EXERCISE – In the material below, find the line containing "handling | 331.89 |" and the line containing "premises | 1815.54 |", then reproduce exactly both of them and every line between, and nothing else.

AVAILABLE RECORDS –
·····

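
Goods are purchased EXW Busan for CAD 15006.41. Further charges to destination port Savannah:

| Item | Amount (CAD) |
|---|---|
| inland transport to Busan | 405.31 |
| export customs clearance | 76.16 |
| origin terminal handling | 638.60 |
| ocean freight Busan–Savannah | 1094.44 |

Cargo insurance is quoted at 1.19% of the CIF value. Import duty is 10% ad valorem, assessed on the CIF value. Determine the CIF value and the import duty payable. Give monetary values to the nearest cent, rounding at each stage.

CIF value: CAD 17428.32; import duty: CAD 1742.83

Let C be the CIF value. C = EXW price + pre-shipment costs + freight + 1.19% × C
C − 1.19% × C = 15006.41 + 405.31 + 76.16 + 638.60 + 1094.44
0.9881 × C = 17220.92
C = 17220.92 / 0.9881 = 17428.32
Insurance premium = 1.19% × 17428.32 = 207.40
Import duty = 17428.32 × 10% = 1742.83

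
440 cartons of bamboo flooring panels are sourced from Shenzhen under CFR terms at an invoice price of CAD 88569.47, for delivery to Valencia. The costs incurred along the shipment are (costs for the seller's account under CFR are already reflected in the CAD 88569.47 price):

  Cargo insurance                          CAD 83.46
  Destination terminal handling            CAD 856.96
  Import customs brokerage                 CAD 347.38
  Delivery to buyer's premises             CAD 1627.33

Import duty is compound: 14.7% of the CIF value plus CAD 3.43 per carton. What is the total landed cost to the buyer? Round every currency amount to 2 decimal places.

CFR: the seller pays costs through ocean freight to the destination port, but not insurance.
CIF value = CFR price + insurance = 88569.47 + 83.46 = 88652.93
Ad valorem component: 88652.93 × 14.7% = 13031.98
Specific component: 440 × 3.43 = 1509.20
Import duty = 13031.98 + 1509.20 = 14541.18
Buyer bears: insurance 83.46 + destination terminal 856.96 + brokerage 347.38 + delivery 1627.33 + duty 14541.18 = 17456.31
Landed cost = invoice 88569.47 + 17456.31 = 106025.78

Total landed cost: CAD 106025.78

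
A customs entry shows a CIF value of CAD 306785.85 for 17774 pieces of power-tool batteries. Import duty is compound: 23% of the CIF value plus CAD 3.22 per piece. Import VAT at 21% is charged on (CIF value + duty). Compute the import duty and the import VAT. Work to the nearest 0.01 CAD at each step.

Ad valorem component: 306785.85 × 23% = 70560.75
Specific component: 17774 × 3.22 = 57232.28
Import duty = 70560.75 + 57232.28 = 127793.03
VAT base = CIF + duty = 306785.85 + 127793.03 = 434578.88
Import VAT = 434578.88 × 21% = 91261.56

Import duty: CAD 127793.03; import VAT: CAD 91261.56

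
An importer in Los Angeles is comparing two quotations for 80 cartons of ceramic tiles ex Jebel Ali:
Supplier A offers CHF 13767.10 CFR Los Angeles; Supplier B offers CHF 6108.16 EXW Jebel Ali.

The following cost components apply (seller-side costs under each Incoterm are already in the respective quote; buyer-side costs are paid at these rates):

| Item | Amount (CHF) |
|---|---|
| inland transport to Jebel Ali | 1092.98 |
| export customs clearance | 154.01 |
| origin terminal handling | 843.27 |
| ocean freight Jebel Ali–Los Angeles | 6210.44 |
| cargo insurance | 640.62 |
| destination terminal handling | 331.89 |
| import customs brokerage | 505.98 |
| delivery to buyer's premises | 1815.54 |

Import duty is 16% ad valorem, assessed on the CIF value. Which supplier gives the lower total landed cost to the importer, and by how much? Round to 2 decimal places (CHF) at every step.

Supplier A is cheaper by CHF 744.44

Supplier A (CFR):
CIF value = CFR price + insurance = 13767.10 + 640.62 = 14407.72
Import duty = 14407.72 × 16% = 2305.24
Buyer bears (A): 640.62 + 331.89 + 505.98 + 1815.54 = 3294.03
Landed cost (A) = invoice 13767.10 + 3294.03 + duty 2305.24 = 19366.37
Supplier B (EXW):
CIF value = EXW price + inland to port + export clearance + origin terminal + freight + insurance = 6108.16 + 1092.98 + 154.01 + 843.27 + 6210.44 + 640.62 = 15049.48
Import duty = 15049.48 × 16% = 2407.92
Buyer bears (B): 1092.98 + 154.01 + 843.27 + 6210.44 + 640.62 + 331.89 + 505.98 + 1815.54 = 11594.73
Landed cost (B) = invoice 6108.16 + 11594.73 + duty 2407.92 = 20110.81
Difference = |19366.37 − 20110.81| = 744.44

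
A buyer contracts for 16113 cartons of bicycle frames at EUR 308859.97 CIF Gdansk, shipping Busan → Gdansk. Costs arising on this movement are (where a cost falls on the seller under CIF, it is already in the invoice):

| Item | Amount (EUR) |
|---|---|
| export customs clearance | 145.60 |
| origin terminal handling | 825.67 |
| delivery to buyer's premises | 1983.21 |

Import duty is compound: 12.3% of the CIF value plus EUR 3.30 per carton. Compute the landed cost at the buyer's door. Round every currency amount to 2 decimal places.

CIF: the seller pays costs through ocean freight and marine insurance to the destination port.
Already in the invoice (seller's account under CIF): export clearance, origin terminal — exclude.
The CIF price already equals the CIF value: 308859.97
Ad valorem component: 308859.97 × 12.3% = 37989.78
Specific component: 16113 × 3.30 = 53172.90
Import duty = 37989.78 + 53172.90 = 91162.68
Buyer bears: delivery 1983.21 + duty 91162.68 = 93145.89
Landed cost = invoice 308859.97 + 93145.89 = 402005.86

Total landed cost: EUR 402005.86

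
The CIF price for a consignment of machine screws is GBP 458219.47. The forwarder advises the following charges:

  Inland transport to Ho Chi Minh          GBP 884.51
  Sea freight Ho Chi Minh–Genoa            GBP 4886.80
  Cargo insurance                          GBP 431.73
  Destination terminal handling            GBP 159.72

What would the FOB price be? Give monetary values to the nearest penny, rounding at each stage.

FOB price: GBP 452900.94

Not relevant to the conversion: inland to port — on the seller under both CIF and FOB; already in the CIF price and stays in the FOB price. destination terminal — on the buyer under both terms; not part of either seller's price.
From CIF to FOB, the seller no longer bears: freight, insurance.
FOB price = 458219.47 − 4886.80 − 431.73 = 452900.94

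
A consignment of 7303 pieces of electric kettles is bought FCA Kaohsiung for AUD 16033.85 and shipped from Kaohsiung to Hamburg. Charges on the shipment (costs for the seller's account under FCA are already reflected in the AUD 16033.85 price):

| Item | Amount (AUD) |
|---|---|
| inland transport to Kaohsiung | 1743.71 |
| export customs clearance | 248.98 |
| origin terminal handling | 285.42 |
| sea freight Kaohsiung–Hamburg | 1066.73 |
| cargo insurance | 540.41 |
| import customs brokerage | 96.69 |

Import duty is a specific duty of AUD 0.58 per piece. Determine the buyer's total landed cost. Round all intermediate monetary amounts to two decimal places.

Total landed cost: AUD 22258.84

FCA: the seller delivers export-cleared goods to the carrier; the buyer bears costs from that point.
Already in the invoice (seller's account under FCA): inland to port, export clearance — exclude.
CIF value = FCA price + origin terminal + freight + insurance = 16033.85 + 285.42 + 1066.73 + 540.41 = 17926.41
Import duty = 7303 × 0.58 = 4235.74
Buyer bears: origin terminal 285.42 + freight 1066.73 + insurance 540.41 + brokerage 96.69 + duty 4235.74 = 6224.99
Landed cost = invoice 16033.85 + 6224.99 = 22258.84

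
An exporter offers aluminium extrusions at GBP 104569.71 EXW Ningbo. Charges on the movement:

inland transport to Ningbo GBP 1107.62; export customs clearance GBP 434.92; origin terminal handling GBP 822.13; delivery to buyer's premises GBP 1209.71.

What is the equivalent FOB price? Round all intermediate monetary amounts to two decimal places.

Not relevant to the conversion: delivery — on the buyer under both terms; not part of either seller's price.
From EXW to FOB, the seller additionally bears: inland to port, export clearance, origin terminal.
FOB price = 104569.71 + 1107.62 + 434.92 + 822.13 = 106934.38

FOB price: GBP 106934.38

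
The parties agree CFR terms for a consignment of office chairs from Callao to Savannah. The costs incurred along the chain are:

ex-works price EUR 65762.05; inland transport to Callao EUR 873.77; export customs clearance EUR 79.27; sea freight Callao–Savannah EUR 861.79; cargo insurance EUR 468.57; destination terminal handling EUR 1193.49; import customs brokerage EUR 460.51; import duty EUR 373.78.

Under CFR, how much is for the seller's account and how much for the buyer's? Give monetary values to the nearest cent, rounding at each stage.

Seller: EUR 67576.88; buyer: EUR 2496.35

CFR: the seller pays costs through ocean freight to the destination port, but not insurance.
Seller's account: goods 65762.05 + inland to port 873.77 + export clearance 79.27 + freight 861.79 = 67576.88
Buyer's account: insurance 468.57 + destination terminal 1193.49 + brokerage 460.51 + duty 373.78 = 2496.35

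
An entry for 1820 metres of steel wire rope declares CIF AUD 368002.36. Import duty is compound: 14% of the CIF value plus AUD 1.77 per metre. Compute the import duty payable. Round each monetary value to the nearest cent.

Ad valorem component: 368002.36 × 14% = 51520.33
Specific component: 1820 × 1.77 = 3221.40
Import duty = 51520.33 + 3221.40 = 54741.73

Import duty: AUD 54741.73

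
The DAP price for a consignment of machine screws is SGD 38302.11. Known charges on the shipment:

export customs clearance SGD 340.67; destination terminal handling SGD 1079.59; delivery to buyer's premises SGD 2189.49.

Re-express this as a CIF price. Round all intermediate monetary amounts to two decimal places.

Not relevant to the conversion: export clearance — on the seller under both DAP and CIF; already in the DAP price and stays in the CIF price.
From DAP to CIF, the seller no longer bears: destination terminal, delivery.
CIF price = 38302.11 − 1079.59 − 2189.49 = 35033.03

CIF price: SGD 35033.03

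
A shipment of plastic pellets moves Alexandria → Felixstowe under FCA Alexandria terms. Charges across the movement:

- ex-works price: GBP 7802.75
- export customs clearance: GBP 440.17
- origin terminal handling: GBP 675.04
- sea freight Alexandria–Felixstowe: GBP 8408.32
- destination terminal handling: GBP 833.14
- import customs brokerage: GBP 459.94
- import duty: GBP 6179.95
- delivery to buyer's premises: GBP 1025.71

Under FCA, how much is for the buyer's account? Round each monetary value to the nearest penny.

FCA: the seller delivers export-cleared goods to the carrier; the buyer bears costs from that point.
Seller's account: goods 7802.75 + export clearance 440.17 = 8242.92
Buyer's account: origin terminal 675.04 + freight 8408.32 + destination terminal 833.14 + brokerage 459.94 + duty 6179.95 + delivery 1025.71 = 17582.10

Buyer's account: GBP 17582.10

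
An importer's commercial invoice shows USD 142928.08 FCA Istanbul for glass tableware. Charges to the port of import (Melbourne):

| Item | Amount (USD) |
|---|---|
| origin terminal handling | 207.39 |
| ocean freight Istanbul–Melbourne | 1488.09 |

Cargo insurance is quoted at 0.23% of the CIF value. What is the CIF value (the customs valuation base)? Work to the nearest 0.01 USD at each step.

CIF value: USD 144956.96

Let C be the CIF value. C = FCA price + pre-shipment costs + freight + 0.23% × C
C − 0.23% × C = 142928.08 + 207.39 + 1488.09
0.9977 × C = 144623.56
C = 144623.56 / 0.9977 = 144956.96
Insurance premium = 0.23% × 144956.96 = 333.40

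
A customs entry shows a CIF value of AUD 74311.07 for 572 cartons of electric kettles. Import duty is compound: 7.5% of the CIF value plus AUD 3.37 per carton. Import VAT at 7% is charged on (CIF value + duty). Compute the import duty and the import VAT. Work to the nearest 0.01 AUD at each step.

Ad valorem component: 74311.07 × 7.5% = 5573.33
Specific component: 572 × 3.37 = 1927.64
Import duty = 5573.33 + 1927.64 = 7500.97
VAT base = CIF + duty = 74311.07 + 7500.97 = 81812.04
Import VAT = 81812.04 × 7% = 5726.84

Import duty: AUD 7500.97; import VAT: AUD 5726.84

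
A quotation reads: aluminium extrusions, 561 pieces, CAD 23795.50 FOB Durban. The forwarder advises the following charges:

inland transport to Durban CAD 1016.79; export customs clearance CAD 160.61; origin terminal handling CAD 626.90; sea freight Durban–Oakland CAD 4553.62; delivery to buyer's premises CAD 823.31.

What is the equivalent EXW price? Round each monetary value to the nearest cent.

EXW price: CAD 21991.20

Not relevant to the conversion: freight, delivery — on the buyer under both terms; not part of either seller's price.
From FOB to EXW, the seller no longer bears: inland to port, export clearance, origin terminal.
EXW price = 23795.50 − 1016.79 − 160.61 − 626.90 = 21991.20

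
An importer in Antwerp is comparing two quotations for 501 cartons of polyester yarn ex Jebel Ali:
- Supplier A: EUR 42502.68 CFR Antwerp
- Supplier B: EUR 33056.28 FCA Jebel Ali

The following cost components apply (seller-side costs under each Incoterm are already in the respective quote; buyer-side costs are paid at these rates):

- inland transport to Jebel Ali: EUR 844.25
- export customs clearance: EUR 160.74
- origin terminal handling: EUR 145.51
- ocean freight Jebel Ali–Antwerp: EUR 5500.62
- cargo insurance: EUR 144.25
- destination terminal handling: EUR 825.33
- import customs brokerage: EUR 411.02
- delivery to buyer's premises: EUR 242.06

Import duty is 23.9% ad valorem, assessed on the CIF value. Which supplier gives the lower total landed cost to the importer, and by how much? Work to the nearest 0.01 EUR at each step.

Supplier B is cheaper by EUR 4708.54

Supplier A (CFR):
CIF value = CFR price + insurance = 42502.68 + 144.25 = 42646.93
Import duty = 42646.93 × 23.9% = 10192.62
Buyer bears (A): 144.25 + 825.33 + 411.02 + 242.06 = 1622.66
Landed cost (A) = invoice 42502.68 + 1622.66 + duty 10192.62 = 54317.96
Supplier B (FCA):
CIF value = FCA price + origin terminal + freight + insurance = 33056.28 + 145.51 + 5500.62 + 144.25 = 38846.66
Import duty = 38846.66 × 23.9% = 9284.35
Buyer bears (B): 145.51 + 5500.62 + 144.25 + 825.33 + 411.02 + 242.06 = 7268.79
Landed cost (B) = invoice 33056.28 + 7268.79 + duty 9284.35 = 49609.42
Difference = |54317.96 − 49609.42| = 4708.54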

·····

RESPONSE AREA –
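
| destination terminal handling | 331.89 |
| import customs brokerage | 505.98 |
| delivery to buyer's premises | 1815.54 |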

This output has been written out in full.